TASK OBJECTIVE: The whole listing below is to be copied exactly.

== Segment start ==

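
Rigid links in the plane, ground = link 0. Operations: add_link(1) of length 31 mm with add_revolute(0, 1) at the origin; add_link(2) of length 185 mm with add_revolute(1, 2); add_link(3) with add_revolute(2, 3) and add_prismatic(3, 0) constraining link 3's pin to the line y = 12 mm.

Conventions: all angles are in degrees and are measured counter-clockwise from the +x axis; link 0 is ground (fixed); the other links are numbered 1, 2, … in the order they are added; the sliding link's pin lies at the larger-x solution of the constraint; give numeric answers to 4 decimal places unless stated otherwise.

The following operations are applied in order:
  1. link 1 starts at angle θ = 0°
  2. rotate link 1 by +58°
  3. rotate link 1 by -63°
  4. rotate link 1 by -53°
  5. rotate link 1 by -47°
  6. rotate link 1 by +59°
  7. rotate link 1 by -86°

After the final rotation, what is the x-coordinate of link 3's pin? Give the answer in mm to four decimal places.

geometry: r = 31 mm, L = 185 mm, e = 12 mm; θ starts at 0°
rotate link 1 by +58°: θ ← 0° +58° = 58°
rotate link 1 by -63°: θ ← 58° -63° = -5°
rotate link 1 by -53°: θ ← -5° -53° = -58°
rotate link 1 by -47°: θ ← -58° -47° = -105°
rotate link 1 by +59°: θ ← -105° +59° = -46°
rotate link 1 by -86°: θ ← -46° -86° = -132°
crank pin P = (r cos θ, r sin θ) = (-20.743049, -23.037490)
h = r sin θ − e = -23.037490 − 12 = -35.037490
x = r cos θ + √(L² − h²) = -20.743049 + 181.651794 = 160.908745

160.9087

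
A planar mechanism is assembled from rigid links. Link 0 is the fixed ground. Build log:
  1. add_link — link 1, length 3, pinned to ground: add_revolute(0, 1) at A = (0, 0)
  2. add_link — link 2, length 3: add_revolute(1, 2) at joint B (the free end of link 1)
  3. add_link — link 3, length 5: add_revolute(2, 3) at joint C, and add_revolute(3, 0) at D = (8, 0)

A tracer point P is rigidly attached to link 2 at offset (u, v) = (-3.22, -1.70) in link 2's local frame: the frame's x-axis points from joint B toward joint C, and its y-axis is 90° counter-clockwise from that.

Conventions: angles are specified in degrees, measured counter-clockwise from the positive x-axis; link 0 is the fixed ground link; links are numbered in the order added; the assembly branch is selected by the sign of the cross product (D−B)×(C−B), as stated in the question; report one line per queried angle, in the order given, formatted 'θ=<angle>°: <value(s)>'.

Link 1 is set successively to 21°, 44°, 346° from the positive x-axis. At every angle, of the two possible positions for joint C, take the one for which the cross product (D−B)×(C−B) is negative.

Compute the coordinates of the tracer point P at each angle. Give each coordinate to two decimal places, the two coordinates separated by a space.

A=(0,0), D=(8.00,0)
θ=21°: B = A + 3.00·(cos21°, sin21°) = (2.8007, 1.0751)
θ=21°: |BD| = 5.3093
θ=21°: circle(B,3.00) ∩ circle(D,5.00): a=1.1478, h=2.7717
θ=21°:   candidates: C₊=(4.4860,3.5570) cross=14.716; C₋=(3.3635,-1.8716) cross=-14.716
θ=21°:   branch - wants cross < 0 → take C=(3.3635,-1.8716) (cross=-14.716)
θ=21°: ex = (C−B)/|BC| = (0.1876,-0.9822); ey = (0.9822,0.1876)
θ=21°: P = B + -3.22·ex + -1.70·ey = (0.5269,3.9190)
θ=44°: B = A + 3.00·(cos44°, sin44°) = (2.1580, 2.0840)
θ=44°: |BD| = 6.2026
θ=44°: circle(B,3.00) ∩ circle(D,5.00): a=1.8115, h=2.3913
θ=44°:   candidates: C₊=(4.6677,3.7277) cross=14.832; C₋=(3.0607,-0.7770) cross=-14.832
θ=44°:   branch - wants cross < 0 → take C=(3.0607,-0.7770) (cross=-14.832)
θ=44°: ex = (C−B)/|BC| = (0.3009,-0.9537); ey = (0.9537,0.3009)
θ=44°: P = B + -3.22·ex + -1.70·ey = (-0.4321,4.6432)
θ=346°: B = A + 3.00·(cos346°, sin346°) = (2.9109, -0.7258)
θ=346°: |BD| = 5.1406
θ=346°: circle(B,3.00) ∩ circle(D,5.00): a=1.0141, h=2.8234
θ=346°:   candidates: C₊=(3.5162,2.2125) cross=14.514; C₋=(4.3134,-3.3777) cross=-14.514
θ=346°:   branch - wants cross < 0 → take C=(4.3134,-3.3777) (cross=-14.514)
θ=346°: ex = (C−B)/|BC| = (0.4675,-0.8840); ey = (0.8840,0.4675)
θ=346°: P = B + -3.22·ex + -1.70·ey = (-0.0973,1.3259)

θ=21°: 0.53 3.92
θ=44°: -0.43 4.64
θ=346°: -0.10 1.33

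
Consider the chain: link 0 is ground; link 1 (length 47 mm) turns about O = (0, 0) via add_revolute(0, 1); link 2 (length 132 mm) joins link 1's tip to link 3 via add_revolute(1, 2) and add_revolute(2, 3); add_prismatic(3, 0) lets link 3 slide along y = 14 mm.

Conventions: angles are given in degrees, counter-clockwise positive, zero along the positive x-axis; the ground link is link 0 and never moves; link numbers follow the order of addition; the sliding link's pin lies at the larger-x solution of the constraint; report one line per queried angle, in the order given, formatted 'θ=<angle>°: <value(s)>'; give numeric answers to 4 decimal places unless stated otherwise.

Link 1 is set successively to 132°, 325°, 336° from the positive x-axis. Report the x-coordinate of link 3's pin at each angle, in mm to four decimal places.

geometry: r = 47 mm, L = 132 mm, e = 14 mm
θ=132°: crank pin P = (r cos θ, r sin θ) = (-31.449138, 34.927807)
θ=132°: h = r sin θ − e = 34.927807 − 14 = 20.927807
θ=132°: x = r cos θ + √(L² − h²) = -31.449138 + 130.330453 = 98.881314
θ=325°: crank pin P = (r cos θ, r sin θ) = (38.500146, -26.958093)
θ=325°: h = r sin θ − e = -26.958093 − 14 = -40.958093
θ=325°: x = r cos θ + √(L² − h²) = 38.500146 + 125.484799 = 163.984945
θ=336°: crank pin P = (r cos θ, r sin θ) = (42.936637, -19.116622)
θ=336°: h = r sin θ − e = -19.116622 − 14 = -33.116622
θ=336°: x = r cos θ + √(L² − h²) = 42.936637 + 127.778282 = 170.714918

θ=132°: 98.8813
θ=325°: 163.9849
θ=336°: 170.7149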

== Segment end ==

RESPONSE TO THIS TASK:
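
Rigid links in the plane, ground = link 0. Operations: add_link(1) of length 31 mm with add_revolute(0, 1) at the origin; add_link(2) of length 185 mm with add_revolute(1, 2); add_link(3) with add_revolute(2, 3) and add_prismatic(3, 0) constraining link 3's pin to the line y = 12 mm.

Conventions: all angles are in degrees and are measured counter-clockwise from the +x axis; link 0 is ground (fixed); the other links are numbered 1, 2, … in the order they are added; the sliding link's pin lies at the larger-x solution of the constraint; give numeric answers to 4 decimal places unless stated otherwise.

The following operations are applied in order:
  1. link 1 starts at angle θ = 0°
  2. rotate link 1 by +58°
  3. rotate link 1 by -63°
  4. rotate link 1 by -53°
  5. rotate link 1 by -47°
  6. rotate link 1 by +59°
  7. rotate link 1 by -86°

After the final rotation, what is the x-coordinate of link 3's pin? Give the answer in mm to four decimal places.

geometry: r = 31 mm, L = 185 mm, e = 12 mm; θ starts at 0°
rotate link 1 by +58°: θ ← 0° +58° = 58°
rotate link 1 by -63°: θ ← 58° -63° = -5°
rotate link 1 by -53°: θ ← -5° -53° = -58°
rotate link 1 by -47°: θ ← -58° -47° = -105°
rotate link 1 by +59°: θ ← -105° +59° = -46°
rotate link 1 by -86°: θ ← -46° -86° = -132°
crank pin P = (r cos θ, r sin θ) = (-20.743049, -23.037490)
h = r sin θ − e = -23.037490 − 12 = -35.037490
x = r cos θ + √(L² − h²) = -20.743049 + 181.651794 = 160.908745

160.9087

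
A planar mechanism is assembled from rigid links. Link 0 is the fixed ground. Build log:
  1. add_link — link 1, length 3, pinned to ground: add_revolute(0, 1) at A = (0, 0)
  2. add_link — link 2, length 3: add_revolute(1, 2) at joint B (the free end of link 1)
  3. add_link — link 3, length 5: add_revolute(2, 3) at joint C, and add_revolute(3, 0) at D = (8, 0)

A tracer point P is rigidly attached to link 2 at offset (u, v) = (-3.22, -1.70) in link 2's local frame: the frame's x-axis points from joint B toward joint C, and its y-axis is 90° counter-clockwise from that.

Conventions: angles are specified in degrees, measured counter-clockwise from the positive x-axis; link 0 is the fixed ground link; links are numbered in the order added; the assembly branch is selected by the sign of the cross product (D−B)×(C−B), as stated in the question; report one line per queried angle, in the order given, formatted 'θ=<angle>°: <value(s)>'.

Link 1 is set successively to 21°, 44°, 346° from the positive x-axis. At every angle, of the two possible positions for joint C, take the one for which the cross product (D−B)×(C−B) is negative.

Compute the coordinates of the tracer point P at each angle. Give each coordinate to two decimal places, the two coordinates separated by a space.

A=(0,0), D=(8.00,0)
θ=21°: B = A + 3.00·(cos21°, sin21°) = (2.8007, 1.0751)
θ=21°: |BD| = 5.3093
θ=21°: circle(B,3.00) ∩ circle(D,5.00): a=1.1478, h=2.7717
θ=21°:   candidates: C₊=(4.4860,3.5570) cross=14.716; C₋=(3.3635,-1.8716) cross=-14.716
θ=21°:   branch - wants cross < 0 → take C=(3.3635,-1.8716) (cross=-14.716)
θ=21°: ex = (C−B)/|BC| = (0.1876,-0.9822); ey = (0.9822,0.1876)
θ=21°: P = B + -3.22·ex + -1.70·ey = (0.5269,3.9190)
θ=44°: B = A + 3.00·(cos44°, sin44°) = (2.1580, 2.0840)
θ=44°: |BD| = 6.2026
θ=44°: circle(B,3.00) ∩ circle(D,5.00): a=1.8115, h=2.3913
θ=44°:   candidates: C₊=(4.6677,3.7277) cross=14.832; C₋=(3.0607,-0.7770) cross=-14.832
θ=44°:   branch - wants cross < 0 → take C=(3.0607,-0.7770) (cross=-14.832)
θ=44°: ex = (C−B)/|BC| = (0.3009,-0.9537); ey = (0.9537,0.3009)
θ=44°: P = B + -3.22·ex + -1.70·ey = (-0.4321,4.6432)
θ=346°: B = A + 3.00·(cos346°, sin346°) = (2.9109, -0.7258)
θ=346°: |BD| = 5.1406
θ=346°: circle(B,3.00) ∩ circle(D,5.00): a=1.0141, h=2.8234
θ=346°:   candidates: C₊=(3.5162,2.2125) cross=14.514; C₋=(4.3134,-3.3777) cross=-14.514
θ=346°:   branch - wants cross < 0 → take C=(4.3134,-3.3777) (cross=-14.514)
θ=346°: ex = (C−B)/|BC| = (0.4675,-0.8840); ey = (0.8840,0.4675)
θ=346°: P = B + -3.22·ex + -1.70·ey = (-0.0973,1.3259)

θ=21°: 0.53 3.92
θ=44°: -0.43 4.64
θ=346°: -0.10 1.33

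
Consider the chain: link 0 is ground; link 1 (length 47 mm) turns about O = (0, 0) via add_revolute(0, 1); link 2 (length 132 mm) joins link 1's tip to link 3 via add_revolute(1, 2) and add_revolute(2, 3); add_prismatic(3, 0) lets link 3 slide along y = 14 mm.

Conventions: angles are given in degrees, counter-clockwise positive, zero along the positive x-axis; the ground link is link 0 and never moves; link numbers follow the order of addition; the sliding link's pin lies at the larger-x solution of the constraint; report one line per queried angle, in the order given, formatted 'θ=<angle>°: <value(s)>'; give numeric answers to 4 decimal places unless stated otherwise.

Link 1 is set successively to 132°, 325°, 336° from the positive x-axis. Report the x-coordinate of link 3's pin at each angle, in mm to four decimal places.

geometry: r = 47 mm, L = 132 mm, e = 14 mm
θ=132°: crank pin P = (r cos θ, r sin θ) = (-31.449138, 34.927807)
θ=132°: h = r sin θ − e = 34.927807 − 14 = 20.927807
θ=132°: x = r cos θ + √(L² − h²) = -31.449138 + 130.330453 = 98.881314
θ=325°: crank pin P = (r cos θ, r sin θ) = (38.500146, -26.958093)
θ=325°: h = r sin θ − e = -26.958093 − 14 = -40.958093
θ=325°: x = r cos θ + √(L² − h²) = 38.500146 + 125.484799 = 163.984945
θ=336°: crank pin P = (r cos θ, r sin θ) = (42.936637, -19.116622)
θ=336°: h = r sin θ − e = -19.116622 − 14 = -33.116622
θ=336°: x = r cos θ + √(L² − h²) = 42.936637 + 127.778282 = 170.714918

θ=132°: 98.8813
θ=325°: 163.9849
θ=336°: 170.7149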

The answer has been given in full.